+++ STORED DATA +++

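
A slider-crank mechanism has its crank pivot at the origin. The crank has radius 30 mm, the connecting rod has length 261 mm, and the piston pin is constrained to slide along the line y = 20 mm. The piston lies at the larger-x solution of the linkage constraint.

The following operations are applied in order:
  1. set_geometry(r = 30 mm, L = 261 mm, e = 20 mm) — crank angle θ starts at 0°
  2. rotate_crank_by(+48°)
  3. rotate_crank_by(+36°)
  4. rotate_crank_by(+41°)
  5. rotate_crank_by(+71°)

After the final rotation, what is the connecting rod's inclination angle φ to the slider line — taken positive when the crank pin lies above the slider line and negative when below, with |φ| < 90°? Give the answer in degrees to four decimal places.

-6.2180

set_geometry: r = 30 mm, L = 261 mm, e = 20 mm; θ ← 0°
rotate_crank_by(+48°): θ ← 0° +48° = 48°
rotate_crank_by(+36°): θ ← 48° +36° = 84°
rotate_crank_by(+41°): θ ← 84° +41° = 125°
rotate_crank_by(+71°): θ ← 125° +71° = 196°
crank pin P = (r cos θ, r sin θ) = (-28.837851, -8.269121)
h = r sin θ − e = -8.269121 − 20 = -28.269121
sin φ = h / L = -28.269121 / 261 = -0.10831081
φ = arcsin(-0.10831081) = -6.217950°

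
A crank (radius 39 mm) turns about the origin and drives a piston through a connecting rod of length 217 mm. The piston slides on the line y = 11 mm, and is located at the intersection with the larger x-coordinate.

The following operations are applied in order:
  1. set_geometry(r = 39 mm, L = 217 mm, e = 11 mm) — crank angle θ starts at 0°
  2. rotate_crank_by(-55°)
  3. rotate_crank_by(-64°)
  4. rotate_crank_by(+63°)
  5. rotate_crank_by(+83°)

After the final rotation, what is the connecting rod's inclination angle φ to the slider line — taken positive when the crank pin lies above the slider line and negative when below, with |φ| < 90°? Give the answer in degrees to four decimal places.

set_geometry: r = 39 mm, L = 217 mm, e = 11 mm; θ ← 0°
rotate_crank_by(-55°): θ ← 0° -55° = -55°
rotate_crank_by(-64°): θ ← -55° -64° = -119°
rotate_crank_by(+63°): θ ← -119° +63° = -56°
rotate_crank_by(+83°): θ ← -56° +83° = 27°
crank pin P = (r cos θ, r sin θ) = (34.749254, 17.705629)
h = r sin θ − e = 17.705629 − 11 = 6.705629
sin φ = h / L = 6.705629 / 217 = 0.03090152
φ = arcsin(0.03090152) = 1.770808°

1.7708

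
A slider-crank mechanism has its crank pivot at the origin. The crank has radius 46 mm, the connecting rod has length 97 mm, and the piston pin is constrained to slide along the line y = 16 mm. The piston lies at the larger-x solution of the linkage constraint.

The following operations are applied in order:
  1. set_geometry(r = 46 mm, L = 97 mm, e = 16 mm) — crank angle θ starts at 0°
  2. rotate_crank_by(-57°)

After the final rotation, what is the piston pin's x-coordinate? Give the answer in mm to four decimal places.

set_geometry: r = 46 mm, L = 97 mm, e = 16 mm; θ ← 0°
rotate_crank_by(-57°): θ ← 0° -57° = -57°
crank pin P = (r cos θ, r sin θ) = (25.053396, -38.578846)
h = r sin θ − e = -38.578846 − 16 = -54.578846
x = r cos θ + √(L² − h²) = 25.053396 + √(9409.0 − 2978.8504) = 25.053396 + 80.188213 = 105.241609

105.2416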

+++
+++ STORED DATA +++

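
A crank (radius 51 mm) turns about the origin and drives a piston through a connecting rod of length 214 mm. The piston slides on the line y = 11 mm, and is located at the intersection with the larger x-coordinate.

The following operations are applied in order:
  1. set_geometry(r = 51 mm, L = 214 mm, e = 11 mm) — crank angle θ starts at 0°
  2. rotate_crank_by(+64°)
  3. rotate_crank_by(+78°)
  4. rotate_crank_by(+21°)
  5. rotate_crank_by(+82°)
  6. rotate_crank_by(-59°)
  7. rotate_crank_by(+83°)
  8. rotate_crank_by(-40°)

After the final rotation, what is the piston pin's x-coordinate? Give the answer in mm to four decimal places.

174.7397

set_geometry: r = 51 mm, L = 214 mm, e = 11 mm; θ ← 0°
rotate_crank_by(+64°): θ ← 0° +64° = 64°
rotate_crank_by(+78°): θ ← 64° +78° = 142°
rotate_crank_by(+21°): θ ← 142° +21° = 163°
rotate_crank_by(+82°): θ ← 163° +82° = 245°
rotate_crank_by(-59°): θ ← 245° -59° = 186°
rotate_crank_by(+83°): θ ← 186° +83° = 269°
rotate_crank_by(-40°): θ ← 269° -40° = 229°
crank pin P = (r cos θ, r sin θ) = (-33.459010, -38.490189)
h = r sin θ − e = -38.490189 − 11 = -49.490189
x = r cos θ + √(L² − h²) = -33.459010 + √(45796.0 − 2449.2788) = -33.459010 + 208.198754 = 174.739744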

+++

**ABOUT THIS EXERCISE**
Which lines above include the string "located"? Show them.

**YOUR SOLUTION**
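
A crank (radius 39 mm) turns about the origin and drives a piston through a connecting rod of length 217 mm. The piston slides on the line y = 11 mm, and is located at the intersection with the larger x-coordinate.
A crank (radius 51 mm) turns about the origin and drives a piston through a connecting rod of length 214 mm. The piston slides on the line y = 11 mm, and is located at the intersection with the larger x-coordinate.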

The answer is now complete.